Return, word for word, the lines running from the one that contains "Show directly from the definition of the limit that the" to the final line of the listing below.
Information supplied below:
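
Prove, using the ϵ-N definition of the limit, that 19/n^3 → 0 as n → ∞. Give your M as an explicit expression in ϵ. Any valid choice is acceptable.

Suppose ϵ > 0. For n ≥ 1, |19/n^3 − 0| = 19/n^3.
19/n^3 < ϵ ⇔ n^3 > 19/ϵ ⇔ n > (19/ϵ)^{1/3}.
Take M = (19/ϵ)^{1/3}. Then n > M implies 19/n^3 < ϵ.

M = (19/ϵ)^{1/3}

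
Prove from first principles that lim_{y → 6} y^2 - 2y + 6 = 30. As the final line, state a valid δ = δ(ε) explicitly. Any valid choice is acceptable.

δ = min(1, ε/11)

Let ε > 0. We want δ > 0 such that 0 < |y − 6| < δ implies |(y^2 - 2y + 6) − 30| < ε.
(y^2 - 2y + 6) − 30 = y^2 - 2y - 24 = (y − 6)(y + 4).
So |(y^2 - 2y + 6) − 30| = |y − 6|·|y + 4|.
Require δ ≤ 1. Then |y − 6| < 1 gives |y| < 7, and by the triangle inequality |y + 4| ≤ 7 + 4 = 11.
Hence |(y^2 - 2y + 6) − 30| ≤ 11|y − 6| < ε provided |y − 6| < ε/11.
Choosing δ = min(1, ε/11) ensures both conditions, hence |(y^2 - 2y + 6) − 30| < ε.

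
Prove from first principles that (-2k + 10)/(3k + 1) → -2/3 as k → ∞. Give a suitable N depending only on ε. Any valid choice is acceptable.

N = (32/9)/ε

Let ε > 0 be given. For k ≥ 1, |(-2k + 10)/(3k + 1) + 2/3| = |32|/(3(3k + 1)) = 32/(3(3k + 1)).
Since 3k + 1 ≥ 3k for k ≥ 1, this is ≤ 32/(3·3k) = (32/9)/k.
So |(-2k + 10)/(3k + 1) + 2/3| < ε whenever k > (32/9)/ε.
Take N = (32/9)/ε. If k > N then |(-2k + 10)/(3k + 1) + 2/3| ≤ (32/9)/k < ε.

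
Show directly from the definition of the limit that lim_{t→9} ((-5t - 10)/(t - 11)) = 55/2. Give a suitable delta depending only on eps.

Let eps > 0. We want delta > 0 with 0 < |t − 9| < delta ⇒ |(-5t - 10)/(t - 11) − (55/2)| < eps.
Combining over a common denominator, (-5t - 10)/(t - 11) − (55/2) = [(-5t - 10)·(-2) − (-55)·(t - 11)] / [(-2)·(t - 11)] = 65(t − 9) / ((-2)(t - 11)).
So |(-5t - 10)/(t - 11) − (55/2)| = 65|t − 9| / (2·|t − 11|).
Restrict delta ≤ 1. Then |t − 9| < 1 gives |t − 11| = |(t − 9) + (-2)| ≥ 2 − 1 = 1.
Hence |(-5t - 10)/(t - 11) − (55/2)| < 65|t − 9|/(2·1) = (65/2)|t − 9|, which is < eps once |t − 9| < (2/65)eps.
Take delta = min(1, (2/65)eps). Then 0 < |t − 9| < delta forces both bounds, so |(-5t - 10)/(t - 11) − (55/2)| < eps.

delta = min(1, (2/65)eps)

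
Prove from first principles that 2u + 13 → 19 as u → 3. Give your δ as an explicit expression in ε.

δ = ε/2

Fix ε > 0. We need δ > 0 so that 0 < |u − 3| < δ implies |(2u + 13) − 19| < ε.
Since (2u + 13) − 19 = 2(u − 3), we have |(2u + 13) − 19| = 2|u − 3|.
Thus it suffices that |u − 3| < ε/2.
Choosing δ = ε/2 gives |(2u + 13) − 19| = 2|u − 3| < ε whenever |u − 3| < δ.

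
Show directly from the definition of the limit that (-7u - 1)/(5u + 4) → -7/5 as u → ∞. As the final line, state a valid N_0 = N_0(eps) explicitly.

N_0 = (23/25)/eps

Let eps > 0. We seek N_0 > 0 such that u > N_0 implies |(-7u - 1)/(5u + 4) + 7/5| < eps.
(-7u - 1)/(5u + 4) + 7/5 = (5(-7u - 1) − (-7)(5u + 4)) / (5(5u + 4)) = 23/(5(5u + 4)).
For u > 0 we have 5u + 4 > 5u, so |(-7u - 1)/(5u + 4) + 7/5| = 23/(5(5u + 4)) < 23/(5·5u) = (23/25)/u.
Thus |(-7u - 1)/(5u + 4) + 7/5| < eps whenever u > (23/25)/eps.
Take N_0 = (23/25)/eps. If u > N_0 then |(-7u - 1)/(5u + 4) + 7/5| < (23/25)/u < eps.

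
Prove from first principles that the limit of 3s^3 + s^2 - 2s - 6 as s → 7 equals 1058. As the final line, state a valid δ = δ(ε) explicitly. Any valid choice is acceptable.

δ = min(1, ε/520)

Suppose ε > 0. We want δ > 0 such that 0 < |s − 7| < δ implies |(3s^3 + s^2 - 2s - 6) − 1058| < ε.
(3s^3 + s^2 - 2s - 6) − 1058 = 3s^3 + s^2 - 2s - 1064 = (s − 7)(3s^2 + 22s + 152).
So |(3s^3 + s^2 - 2s - 6) − 1058| = |s − 7|·|3s^2 + 22s + 152|.
Require δ ≤ 1. Then |s − 7| < 1 gives |s| < 8, and by the triangle inequality |3s^2 + 22s + 152| ≤ 3·8^2 + 22·8 + 152 = 520.
Hence |(3s^3 + s^2 - 2s - 6) − 1058| ≤ 520|s − 7| < ε provided |s − 7| < ε/520.
Choosing δ = min(1, ε/520) ensures both conditions, hence |(3s^3 + s^2 - 2s - 6) − 1058| < ε.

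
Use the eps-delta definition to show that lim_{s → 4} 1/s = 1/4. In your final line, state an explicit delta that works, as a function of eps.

Let eps > 0. We seek delta > 0 such that 0 < |s − 4| < delta implies |1/s − (1/4)| < eps.
|1/s − (1/4)| = |4 − s|/(4·|s|) = |s − 4|/(4|s|).
Restrict delta ≤ 2. Then |s − 4| < 2 gives |s| > 2, so 4|s| > 8.
Then |1/s − (1/4)| < |s − 4|/8, which is < eps when |s − 4| < 8eps.
Take delta = min(2, 8eps). Then 0 < |s − 4| < delta gives both |s − 4| < 2 and |s − 4| < 8eps, so |1/s − (1/4)| < eps.

delta = min(2, 8eps)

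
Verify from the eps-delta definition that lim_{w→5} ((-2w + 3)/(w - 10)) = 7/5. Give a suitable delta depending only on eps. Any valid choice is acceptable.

delta = min(5/2, (25/34)eps)

Let eps > 0. We want delta > 0 with 0 < |w − 5| < delta ⇒ |(-2w + 3)/(w - 10) − (7/5)| < eps.
Combining over a common denominator, (-2w + 3)/(w - 10) − (7/5) = [(-2w + 3)·(-5) − (-7)·(w - 10)] / [(-5)·(w - 10)] = 17(w − 5) / ((-5)(w - 10)).
So |(-2w + 3)/(w - 10) − (7/5)| = 17|w − 5| / (5·|w − 10|).
Require delta ≤ 5/2, so |w − 10| ≥ |-5| − |w − 5| > 5 − 5/2 = 5/2.
Hence |(-2w + 3)/(w - 10) − (7/5)| < 17|w − 5|/(5·(5/2)) = (34/25)|w − 5|, which is < eps once |w − 5| < (25/34)eps.
Take delta = min(5/2, (25/34)eps). Then 0 < |w − 5| < delta forces both bounds, so |(-2w + 3)/(w - 10) − (7/5)| < eps.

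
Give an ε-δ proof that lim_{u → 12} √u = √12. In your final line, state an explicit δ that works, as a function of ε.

Let ε > 0 be given. We want δ > 0 such that 0 < |u − 12| < δ implies |√u − √12| < ε.
Rationalise: √u − √12 = (u − 12)/(√u + √12), so |√u − √12| = |u − 12|/(√u + √12).
Restrict δ ≤ 12 so that |u − 12| < 12 forces u > 0, and then √u + √12 > √12.
Hence |√u − √12| < |u − 12|/√12, which is < ε once |u − 12| < √12·ε.
Take δ = min(12, √12·ε). If 0 < |u − 12| < δ then u > 0 and |√u − √12| < |u − 12|/√12 < ε.

δ = min(12, √12·ε)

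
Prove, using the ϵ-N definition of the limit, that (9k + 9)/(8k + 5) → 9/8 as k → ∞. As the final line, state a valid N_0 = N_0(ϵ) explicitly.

Let ϵ > 0. For k ≥ 1, |(9k + 9)/(8k + 5) − (9/8)| = |27|/(8(8k + 5)) = 27/(8(8k + 5)).
Since 8k + 5 ≥ 8k for k ≥ 1, this is ≤ 27/(8·8k) = (27/64)/k.
So |(9k + 9)/(8k + 5) − (9/8)| < ϵ whenever k > (27/64)/ϵ.
Take N_0 = (27/64)/ϵ. If k > N_0 then |(9k + 9)/(8k + 5) − (9/8)| ≤ (27/64)/k < ϵ.

N_0 = (27/64)/ϵ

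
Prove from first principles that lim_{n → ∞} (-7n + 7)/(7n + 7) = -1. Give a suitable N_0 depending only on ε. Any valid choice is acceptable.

Let ε > 0 be given. For n ≥ 1, |(-7n + 7)/(7n + 7) + 1| = |98|/(7(7n + 7)) = 98/(7(7n + 7)).
Since 7n + 7 ≥ 7n for n ≥ 1, this is ≤ 98/(7·7n) = 2/n.
So |(-7n + 7)/(7n + 7) + 1| < ε whenever n > 2/ε.
Take N_0 = 2/ε. If n > N_0 then |(-7n + 7)/(7n + 7) + 1| ≤ 2/n < ε.

N_0 = 2/ε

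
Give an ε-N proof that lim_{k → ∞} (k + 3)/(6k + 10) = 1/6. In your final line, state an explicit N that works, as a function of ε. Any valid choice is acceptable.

N = (2/9)/ε

Fix ε > 0. For k ≥ 1, |(k + 3)/(6k + 10) − (1/6)| = |8|/(6(6k + 10)) = 8/(6(6k + 10)).
Since 6k + 10 ≥ 6k for k ≥ 1, this is ≤ 8/(6·6k) = (2/9)/k.
So |(k + 3)/(6k + 10) − (1/6)| < ε whenever k > (2/9)/ε.
Take N = (2/9)/ε. If k > N then |(k + 3)/(6k + 10) − (1/6)| ≤ (2/9)/k < ε.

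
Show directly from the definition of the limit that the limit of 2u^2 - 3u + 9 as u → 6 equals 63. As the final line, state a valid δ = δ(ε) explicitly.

Let ε > 0 be given. We want δ > 0 such that 0 < |u − 6| < δ implies |(2u^2 - 3u + 9) − 63| < ε.
(2u^2 - 3u + 9) − 63 = 2u^2 - 3u - 54 = (u − 6)(2u + 9).
So |(2u^2 - 3u + 9) − 63| = |u − 6|·|2u + 9|.
Assume first that |u − 6| < 2, so |u| < 8. Then |2u + 9| ≤ 2·8 + 9 = 25.
Hence |(2u^2 - 3u + 9) − 63| ≤ 25|u − 6| < ε provided |u − 6| < ε/25.
Choosing δ = min(2, ε/25) ensures both conditions, hence |(2u^2 - 3u + 9) − 63| < ε.

δ = min(2, ε/25)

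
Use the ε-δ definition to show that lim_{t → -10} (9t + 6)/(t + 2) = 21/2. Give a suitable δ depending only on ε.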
End of Information supplied.
## [Expected output]
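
Show directly from the definition of the limit that the limit of 2u^2 - 3u + 9 as u → 6 equals 63. As the final line, state a valid δ = δ(ε) explicitly.

Let ε > 0 be given. We want δ > 0 such that 0 < |u − 6| < δ implies |(2u^2 - 3u + 9) − 63| < ε.
(2u^2 - 3u + 9) − 63 = 2u^2 - 3u - 54 = (u − 6)(2u + 9).
So |(2u^2 - 3u + 9) − 63| = |u − 6|·|2u + 9|.
Assume first that |u − 6| < 2, so |u| < 8. Then |2u + 9| ≤ 2·8 + 9 = 25.
Hence |(2u^2 - 3u + 9) − 63| ≤ 25|u − 6| < ε provided |u − 6| < ε/25.
Choosing δ = min(2, ε/25) ensures both conditions, hence |(2u^2 - 3u + 9) − 63| < ε.

δ = min(2, ε/25)

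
Use the ε-δ definition to show that lim_{t → -10} (9t + 6)/(t + 2) = 21/2. Give a suitable δ depending only on ε.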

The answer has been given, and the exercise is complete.